> [What you will do]
In the data below, how many lines contain the string "start"? Give only the figure.

> [Entries supplied]
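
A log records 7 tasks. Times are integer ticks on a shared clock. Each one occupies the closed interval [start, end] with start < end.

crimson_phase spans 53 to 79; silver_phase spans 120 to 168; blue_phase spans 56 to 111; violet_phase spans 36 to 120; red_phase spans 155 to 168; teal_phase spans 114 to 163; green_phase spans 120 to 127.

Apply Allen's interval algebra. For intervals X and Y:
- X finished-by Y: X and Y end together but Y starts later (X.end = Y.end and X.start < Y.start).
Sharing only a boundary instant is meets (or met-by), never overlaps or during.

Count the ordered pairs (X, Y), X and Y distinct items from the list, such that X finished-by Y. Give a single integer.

1

Checking all 42 ordered pairs for relation 'finished-by'; matching pairs in alphabetical order:
(silver_phase, red_phase): silver_phase finished-by red_phase ✓
Count: 1.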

> [Exercise result]
2